* [Brief] Retype every line of the records exactly.

Saved entries

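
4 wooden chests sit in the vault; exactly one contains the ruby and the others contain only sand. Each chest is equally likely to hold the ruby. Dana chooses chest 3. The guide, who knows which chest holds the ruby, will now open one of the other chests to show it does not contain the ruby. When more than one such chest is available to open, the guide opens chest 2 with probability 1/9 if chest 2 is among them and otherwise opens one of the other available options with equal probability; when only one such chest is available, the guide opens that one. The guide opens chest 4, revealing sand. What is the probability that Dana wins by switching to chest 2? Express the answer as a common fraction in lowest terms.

3/11

Consider each possible location of the ruby in turn.
If it is in chest 1 (prior 1/4): chest 2 is available but not opened, probability 8/9; weight (1/4)·(8/9) = 2/9.
If it is in chest 2 (prior 1/4): chest 2 holds the prize so is unavailable; the guide chooses uniformly among the 2 others, probability 1/2; weight (1/4)·(1/2) = 1/8.
If it is in chest 3 (prior 1/4): chest 2 is available but not opened; chest 4 gets probability (1 − 1/9)/2 = 4/9; weight (1/4)·(4/9) = 1/9.
If it is in chest 4 (prior 1/4): the guide opened chest 4, so this case is ruled out; weight (1/4)·0 = 0.
The weights sum to 11/24.
So P(the ruby in chest 2 | the guide opened chest 4) = (1/8) / (11/24) = 3/11.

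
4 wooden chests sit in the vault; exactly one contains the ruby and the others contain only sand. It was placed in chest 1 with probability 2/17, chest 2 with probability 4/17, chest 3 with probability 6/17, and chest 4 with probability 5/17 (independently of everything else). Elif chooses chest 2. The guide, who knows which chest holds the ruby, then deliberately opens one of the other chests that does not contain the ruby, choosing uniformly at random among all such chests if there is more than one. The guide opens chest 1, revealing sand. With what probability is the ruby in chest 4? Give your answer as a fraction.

Condition on the true location of the ruby.
If it is in chest 1 (prior 2/17): the guide opened chest 1, so this case is ruled out; weight (2/17)·0 = 0.
If it is in chest 2 (prior 4/17): the guide has 3 equally likely choices, so probability 1/3; weight (4/17)·(1/3) = 4/51.
If it is in chest 3 (prior 6/17): the guide has 2 equally likely choices, so probability 1/2; weight (6/17)·(1/2) = 3/17.
If it is in chest 4 (prior 5/17): the guide has 2 equally likely choices, so probability 1/2; weight (5/17)·(1/2) = 5/34.
The weights sum to 41/102.
So P(the ruby in chest 4 | the guide opened chest 1) = (5/34) / (41/102) = 15/41.

15/41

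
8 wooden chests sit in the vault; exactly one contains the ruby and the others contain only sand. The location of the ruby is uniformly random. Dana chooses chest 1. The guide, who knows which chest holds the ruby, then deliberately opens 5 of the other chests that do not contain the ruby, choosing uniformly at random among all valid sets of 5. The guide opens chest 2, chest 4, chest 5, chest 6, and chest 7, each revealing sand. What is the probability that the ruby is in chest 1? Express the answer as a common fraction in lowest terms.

1/8

Consider each possible location of the ruby in turn.
If it is in chest 1 (prior 1/8): the guide has 21 equally likely choices, so probability 1/21; weight (1/8)·(1/21) = 1/168.
If it is in any of chests 2, 4, 5, 6, and 7 (prior 1/8 each): that chest was opened and seen not to hold the prize — ruled out; weight (1/8)·0 = 0 each.
If it is in either of chests 3 and 8 (prior 1/8 each): the guide has 6 equally likely choices, so probability 1/6; weight (1/8)·(1/6) = 1/48 each.
The weights sum to 1/21.
So P(the ruby in chest 1 | the guide opened chest 2, chest 4, chest 5, chest 6, and chest 7) = (1/168) / (1/21) = 1/8.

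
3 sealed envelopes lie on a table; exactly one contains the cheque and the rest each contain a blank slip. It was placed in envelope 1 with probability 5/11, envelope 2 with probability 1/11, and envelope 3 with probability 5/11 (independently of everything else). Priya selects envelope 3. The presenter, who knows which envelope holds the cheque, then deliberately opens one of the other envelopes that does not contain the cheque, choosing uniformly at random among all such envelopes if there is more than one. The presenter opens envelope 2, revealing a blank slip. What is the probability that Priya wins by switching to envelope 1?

Apply Bayes' rule, conditioning on where the cheque actually is.
If it is in envelope 1 (prior 5/11): the presenter has no choice, probability 1; weight (5/11)·1 = 5/11.
If it is in envelope 2 (prior 1/11): the presenter opened envelope 2, so this case is ruled out; weight (1/11)·0 = 0.
If it is in envelope 3 (prior 5/11): the presenter has 2 equally likely choices, so probability 1/2; weight (5/11)·(1/2) = 5/22.
The weights sum to 15/22.
So P(the cheque in envelope 1 | the presenter opened envelope 2) = (5/11) / (15/22) = 2/3.

2/3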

* [Answer box]
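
4 wooden chests sit in the vault; exactly one contains the ruby and the others contain only sand. Each chest is equally likely to hold the ruby. Dana chooses chest 3. The guide, who knows which chest holds the ruby, will now open one of the other chests to show it does not contain the ruby. When more than one such chest is available to open, the guide opens chest 2 with probability 1/9 if chest 2 is among them and otherwise opens one of the other available options with equal probability; when only one such chest is available, the guide opens that one. The guide opens chest 4, revealing sand. What is the probability that Dana wins by switching to chest 2? Express the answer as a common fraction in lowest terms.

3/11

Consider each possible location of the ruby in turn.
If it is in chest 1 (prior 1/4): chest 2 is available but not opened, probability 8/9; weight (1/4)·(8/9) = 2/9.
If it is in chest 2 (prior 1/4): chest 2 holds the prize so is unavailable; the guide chooses uniformly among the 2 others, probability 1/2; weight (1/4)·(1/2) = 1/8.
If it is in chest 3 (prior 1/4): chest 2 is available but not opened; chest 4 gets probability (1 − 1/9)/2 = 4/9; weight (1/4)·(4/9) = 1/9.
If it is in chest 4 (prior 1/4): the guide opened chest 4, so this case is ruled out; weight (1/4)·0 = 0.
The weights sum to 11/24.
So P(the ruby in chest 2 | the guide opened chest 4) = (1/8) / (11/24) = 3/11.

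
4 wooden chests sit in the vault; exactly one contains the ruby and the others contain only sand. It was placed in chest 1 with probability 2/17, chest 2 with probability 4/17, chest 3 with probability 6/17, and chest 4 with probability 5/17 (independently of everything else). Elif chooses chest 2. The guide, who knows which chest holds the ruby, then deliberately opens one of the other chests that does not contain the ruby, choosing uniformly at random among all such chests if there is more than one. The guide opens chest 1, revealing sand. With what probability is the ruby in chest 4? Give your answer as a fraction.

Condition on the true location of the ruby.
If it is in chest 1 (prior 2/17): the guide opened chest 1, so this case is ruled out; weight (2/17)·0 = 0.
If it is in chest 2 (prior 4/17): the guide has 3 equally likely choices, so probability 1/3; weight (4/17)·(1/3) = 4/51.
If it is in chest 3 (prior 6/17): the guide has 2 equally likely choices, so probability 1/2; weight (6/17)·(1/2) = 3/17.
If it is in chest 4 (prior 5/17): the guide has 2 equally likely choices, so probability 1/2; weight (5/17)·(1/2) = 5/34.
The weights sum to 41/102.
So P(the ruby in chest 4 | the guide opened chest 1) = (5/34) / (41/102) = 15/41.

15/41

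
8 wooden chests sit in the vault; exactly one contains the ruby and the others contain only sand. The location of the ruby is uniformly random. Dana chooses chest 1. The guide, who knows which chest holds the ruby, then deliberately opens 5 of the other chests that do not contain the ruby, choosing uniformly at random among all valid sets of 5. The guide opens chest 2, chest 4, chest 5, chest 6, and chest 7, each revealing sand. What is the probability that the ruby is in chest 1? Express the answer as a common fraction in lowest terms.

1/8

Consider each possible location of the ruby in turn.
If it is in chest 1 (prior 1/8): the guide has 21 equally likely choices, so probability 1/21; weight (1/8)·(1/21) = 1/168.
If it is in any of chests 2, 4, 5, 6, and 7 (prior 1/8 each): that chest was opened and seen not to hold the prize — ruled out; weight (1/8)·0 = 0 each.
If it is in either of chests 3 and 8 (prior 1/8 each): the guide has 6 equally likely choices, so probability 1/6; weight (1/8)·(1/6) = 1/48 each.
The weights sum to 1/21.
So P(the ruby in chest 1 | the guide opened chest 2, chest 4, chest 5, chest 6, and chest 7) = (1/168) / (1/21) = 1/8.

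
3 sealed envelopes lie on a table; exactly one contains the cheque and the rest each contain a blank slip. It was placed in envelope 1 with probability 5/11, envelope 2 with probability 1/11, and envelope 3 with probability 5/11 (independently of everything else). Priya selects envelope 3. The presenter, who knows which envelope holds the cheque, then deliberately opens one of the other envelopes that does not contain the cheque, choosing uniformly at random among all such envelopes if there is more than one. The presenter opens envelope 2, revealing a blank slip. What is the probability that Priya wins by switching to envelope 1?

Apply Bayes' rule, conditioning on where the cheque actually is.
If it is in envelope 1 (prior 5/11): the presenter has no choice, probability 1; weight (5/11)·1 = 5/11.
If it is in envelope 2 (prior 1/11): the presenter opened envelope 2, so this case is ruled out; weight (1/11)·0 = 0.
If it is in envelope 3 (prior 5/11): the presenter has 2 equally likely choices, so probability 1/2; weight (5/11)·(1/2) = 5/22.
The weights sum to 15/22.
So P(the cheque in envelope 1 | the presenter opened envelope 2) = (5/11) / (15/22) = 2/3.

2/3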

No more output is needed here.